**WORK ITEM:**
Give back only the line containing "An RF front end has" and every line after it through the end of the data below, transcribed exactly.

**SOURCE INFORMATION:**
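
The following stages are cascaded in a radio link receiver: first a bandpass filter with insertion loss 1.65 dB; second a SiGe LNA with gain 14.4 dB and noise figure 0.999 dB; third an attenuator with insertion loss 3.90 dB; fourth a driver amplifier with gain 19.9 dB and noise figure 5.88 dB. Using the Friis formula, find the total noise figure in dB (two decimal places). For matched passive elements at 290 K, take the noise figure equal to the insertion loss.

Convert to linear (a loss of L dB is a gain of −L dB): F_i = 10^(NF_i/10), G_i = 10^(G_i,dB/10)
  Stage 1: F_1 = 10^(1.65/10) = 1.462, G_1 = 10^(−1.65/10) = 0.6839
  Stage 2: F_2 = 10^(0.999/10) = 1.259, G_2 = 10^(14.4/10) = 27.54
  Stage 3: F_3 = 10^(3.90/10) = 2.455, G_3 = 10^(−3.90/10) = 0.4074
  Stage 4: F_4 = 10^(5.88/10) = 3.873, G_4 = 10^(19.9/10) = 97.72
Friis cascade:
  F = 1.462 + (1.259 − 1)/0.6839 + (2.455 − 1)/18.84 + (3.873 − 1)/7.674 = 2.292
NF = 10 log₁₀(2.292) = 3.60 dB

3.60 dB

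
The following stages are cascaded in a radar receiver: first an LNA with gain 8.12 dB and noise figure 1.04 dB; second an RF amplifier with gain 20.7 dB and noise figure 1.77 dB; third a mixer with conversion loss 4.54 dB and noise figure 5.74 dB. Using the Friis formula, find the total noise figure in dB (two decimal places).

1.31 dB

Convert to linear (a loss of L dB is a gain of −L dB): F_i = 10^(NF_i/10), G_i = 10^(G_i,dB/10)
  Stage 1: F_1 = 10^(1.04/10) = 1.271, G_1 = 10^(8.12/10) = 6.486
  Stage 2: F_2 = 10^(1.77/10) = 1.503, G_2 = 10^(20.7/10) = 117.5
  Stage 3: F_3 = 10^(5.74/10) = 3.750, G_3 = 10^(−4.54/10) = 0.3516
Friis cascade:
  F = 1.271 + (1.503 − 1)/6.486 + (3.750 − 1)/762.1 = 1.352
NF = 10 log₁₀(1.352) = 1.31 dB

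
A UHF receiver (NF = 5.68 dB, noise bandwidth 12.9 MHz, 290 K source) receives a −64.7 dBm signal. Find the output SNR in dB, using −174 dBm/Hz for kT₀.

32.5 dB

Noise floor: N = −174 + 10 log₁₀(B) + NF
10 log₁₀(1.29×10⁷) = 71.11 dB
N = −174 + 71.11 + 5.68 = −97.21 dBm
SNR = P_sig − N = −64.7 − (−97.21) = 32.51 dB → 32.5 dB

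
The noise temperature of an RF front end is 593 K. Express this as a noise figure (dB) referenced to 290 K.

4.84 dB

F = 1 + T_e/T₀ = 1 + 593/290 = 3.04483
NF = 10 log₁₀(3.04483) = 4.84 dB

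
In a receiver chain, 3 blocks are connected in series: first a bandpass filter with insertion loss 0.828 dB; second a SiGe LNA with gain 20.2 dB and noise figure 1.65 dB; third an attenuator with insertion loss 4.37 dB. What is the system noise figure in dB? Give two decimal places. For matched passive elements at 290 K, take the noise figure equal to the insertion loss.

2.53 dB

Convert to linear (a loss of L dB is a gain of −L dB): F_i = 10^(NF_i/10), G_i = 10^(G_i,dB/10)
  Stage 1: F_1 = 10^(0.828/10) = 1.210, G_1 = 10^(−0.828/10) = 0.8264
  Stage 2: F_2 = 10^(1.65/10) = 1.462, G_2 = 10^(20.2/10) = 104.7
  Stage 3: F_3 = 10^(4.37/10) = 2.735, G_3 = 10^(−4.37/10) = 0.3656
Friis cascade:
  F = 1.210 + (1.462 − 1)/0.8264 + (2.735 − 1)/86.54 = 1.789
NF = 10 log₁₀(1.789) = 2.53 dB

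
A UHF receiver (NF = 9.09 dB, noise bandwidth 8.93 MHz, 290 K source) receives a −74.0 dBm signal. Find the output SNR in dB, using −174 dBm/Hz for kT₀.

21.4 dB

Noise floor: N = −174 + 10 log₁₀(B) + NF
10 log₁₀(8.93×10⁶) = 69.51 dB
N = −174 + 69.51 + 9.09 = −95.40 dBm
SNR = P_sig − N = −74.0 − (−95.40) = 21.40 dB → 21.4 dB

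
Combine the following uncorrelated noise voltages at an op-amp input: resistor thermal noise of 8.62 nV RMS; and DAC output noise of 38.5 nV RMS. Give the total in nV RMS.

39.5 nV

Uncorrelated sources add in power (mean-square): V_tot = √(ΣV_i²)
V_tot = √[(8.62×10⁻⁹)² + (3.85×10⁻⁸)²] = 3.95×10⁻⁸ V = 39.5 nV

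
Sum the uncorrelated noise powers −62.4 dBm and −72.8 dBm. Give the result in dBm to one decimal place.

Convert to linear, add, convert back:
P₁ = 5.75×10⁻¹⁰ W, P₂ = 5.25×10⁻¹¹ W
P_tot = 6.28×10⁻¹⁰ W → 10 log₁₀(P_tot / 10⁻³) = −62.0 dBm

−62.0 dBm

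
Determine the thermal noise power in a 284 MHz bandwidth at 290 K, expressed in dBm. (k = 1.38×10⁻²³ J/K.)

P_n = kTB = 1.38×10⁻²³ × 290 × 2.84×10⁸ = 1.14×10⁻¹² W
In dBm: 10 log₁₀(1.14×10⁻¹² / 10⁻³) = −89.4 dBm

−89.4 dBm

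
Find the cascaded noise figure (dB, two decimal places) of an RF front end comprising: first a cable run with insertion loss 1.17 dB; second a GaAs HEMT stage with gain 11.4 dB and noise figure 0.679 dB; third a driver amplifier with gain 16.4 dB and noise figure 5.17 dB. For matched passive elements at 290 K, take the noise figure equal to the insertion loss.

Convert to linear (a loss of L dB is a gain of −L dB): F_i = 10^(NF_i/10), G_i = 10^(G_i,dB/10)
  Stage 1: F_1 = 10^(1.17/10) = 1.309, G_1 = 10^(−1.17/10) = 0.7638
  Stage 2: F_2 = 10^(0.679/10) = 1.169, G_2 = 10^(11.4/10) = 13.80
  Stage 3: F_3 = 10^(5.17/10) = 3.289, G_3 = 10^(16.4/10) = 43.65
Friis cascade:
  F = 1.309 + (1.169 − 1)/0.7638 + (3.289 − 1)/10.54 = 1.748
NF = 10 log₁₀(1.748) = 2.42 dB

2.42 dB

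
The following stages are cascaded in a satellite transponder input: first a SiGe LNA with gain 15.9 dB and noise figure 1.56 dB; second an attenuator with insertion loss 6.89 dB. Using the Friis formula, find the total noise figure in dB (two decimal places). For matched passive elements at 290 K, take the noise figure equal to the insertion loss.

1.85 dB

Convert to linear (a loss of L dB is a gain of −L dB): F_i = 10^(NF_i/10), G_i = 10^(G_i,dB/10)
  Stage 1: F_1 = 10^(1.56/10) = 1.432, G_1 = 10^(15.9/10) = 38.90
  Stage 2: F_2 = 10^(6.89/10) = 4.887, G_2 = 10^(−6.89/10) = 0.2046
Friis cascade:
  F = 1.432 + (4.887 − 1)/38.90 = 1.532
NF = 10 log₁₀(1.532) = 1.85 dB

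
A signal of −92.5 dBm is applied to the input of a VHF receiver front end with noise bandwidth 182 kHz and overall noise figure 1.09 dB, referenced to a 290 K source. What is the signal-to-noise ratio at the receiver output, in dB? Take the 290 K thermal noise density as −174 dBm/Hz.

27.8 dB

Noise floor: N = −174 + 10 log₁₀(B) + NF
10 log₁₀(1.82×10⁵) = 52.6 dB
N = −174 + 52.6 + 1.09 = −120.31 dBm
SNR = P_sig − N = −92.5 − (−120.31) = 27.81 dB → 27.8 dB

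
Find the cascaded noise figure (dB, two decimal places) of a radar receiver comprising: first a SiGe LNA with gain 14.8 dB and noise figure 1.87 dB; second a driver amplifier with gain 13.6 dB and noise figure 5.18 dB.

2.08 dB

Convert to linear (a loss of L dB is a gain of −L dB): F_i = 10^(NF_i/10), G_i = 10^(G_i,dB/10)
  Stage 1: F_1 = 10^(1.87/10) = 1.538, G_1 = 10^(14.8/10) = 30.20
  Stage 2: F_2 = 10^(5.18/10) = 3.296, G_2 = 10^(13.6/10) = 22.91
Friis cascade:
  F = 1.538 + (3.296 − 1)/30.20 = 1.614
NF = 10 log₁₀(1.614) = 2.08 dB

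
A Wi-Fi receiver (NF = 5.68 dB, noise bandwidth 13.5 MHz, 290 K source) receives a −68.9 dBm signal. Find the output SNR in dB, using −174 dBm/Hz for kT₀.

28.1 dB

Noise floor: N = −174 + 10 log₁₀(B) + NF
10 log₁₀(1.35×10⁷) = 71.3 dB
N = −174 + 71.3 + 5.68 = −97.02 dBm
SNR = P_sig − N = −68.9 − (−97.02) = 28.12 dB → 28.1 dB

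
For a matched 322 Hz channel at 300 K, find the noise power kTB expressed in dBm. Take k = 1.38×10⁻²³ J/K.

P_n = kTB = 1.38×10⁻²³ × 300 × 3.22×10² = 1.33×10⁻¹⁸ W
In dBm: 10 log₁₀(1.33×10⁻¹⁸ / 10⁻³) = −148.8 dBm

−148.8 dBm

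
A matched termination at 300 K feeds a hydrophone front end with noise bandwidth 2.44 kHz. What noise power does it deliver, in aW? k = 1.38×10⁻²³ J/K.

10.1 aW

P_n = kTB = 1.38×10⁻²³ × 300 × 2.44×10³ = 1.01×10⁻¹⁷ W = 10.1 aW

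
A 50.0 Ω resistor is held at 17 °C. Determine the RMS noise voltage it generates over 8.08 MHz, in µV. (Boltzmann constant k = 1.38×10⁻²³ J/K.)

2.54 µV

T = 17 °C + 273.15 = 290.15 K
V_n = √(4kTRB)
4kTRB = 4 × 1.38×10⁻²³ × 290.15 × 5.00×10¹ × 8.08×10⁶ = 6.47×10⁻¹² V²
V_n = √(6.47×10⁻¹²) = 2.54×10⁻⁶ V = 2.54 µV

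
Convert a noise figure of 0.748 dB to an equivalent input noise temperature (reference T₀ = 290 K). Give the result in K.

54.5 K

F = 10^(0.748/10) = 1.18796
T_e = (F − 1)·T₀ = (1.18796 − 1) × 290 = 54.5 K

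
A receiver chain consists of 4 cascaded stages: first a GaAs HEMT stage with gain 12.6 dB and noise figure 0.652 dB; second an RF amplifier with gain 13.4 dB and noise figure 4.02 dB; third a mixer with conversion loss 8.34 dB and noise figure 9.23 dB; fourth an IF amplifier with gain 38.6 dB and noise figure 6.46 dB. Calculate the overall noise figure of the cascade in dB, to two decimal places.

1.22 dB

Convert to linear (a loss of L dB is a gain of −L dB): F_i = 10^(NF_i/10), G_i = 10^(G_i,dB/10)
  Stage 1: F_1 = 10^(0.652/10) = 1.162, G_1 = 10^(12.6/10) = 18.20
  Stage 2: F_2 = 10^(4.02/10) = 2.523, G_2 = 10^(13.4/10) = 21.88
  Stage 3: F_3 = 10^(9.23/10) = 8.375, G_3 = 10^(−8.34/10) = 0.1466
  Stage 4: F_4 = 10^(6.46/10) = 4.426, G_4 = 10^(38.6/10) = 7244
Friis cascade:
  F = 1.162 + (2.523 − 1)/18.20 + (8.375 − 1)/398.1 + (4.426 − 1)/58.34 = 1.323
NF = 10 log₁₀(1.323) = 1.22 dB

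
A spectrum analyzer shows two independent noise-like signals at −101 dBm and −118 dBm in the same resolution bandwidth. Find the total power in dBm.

Convert to linear, add, convert back:
P₁ = 7.94×10⁻¹⁴ W, P₂ = 1.58×10⁻¹⁵ W
P_tot = 8.10×10⁻¹⁴ W → 10 log₁₀(P_tot / 10⁻³) = −100.9 dBm

−100.9 dBm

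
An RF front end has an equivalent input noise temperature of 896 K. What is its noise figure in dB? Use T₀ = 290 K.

F = 1 + T_e/T₀ = 1 + 896/290 = 4.08966
NF = 10 log₁₀(4.08966) = 6.12 dB

6.12 dB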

**TASK RESPONSE:**
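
An RF front end has an equivalent input noise temperature of 896 K. What is its noise figure in dB? Use T₀ = 290 K.

F = 1 + T_e/T₀ = 1 + 896/290 = 4.08966
NF = 10 log₁₀(4.08966) = 6.12 dB

6.12 dB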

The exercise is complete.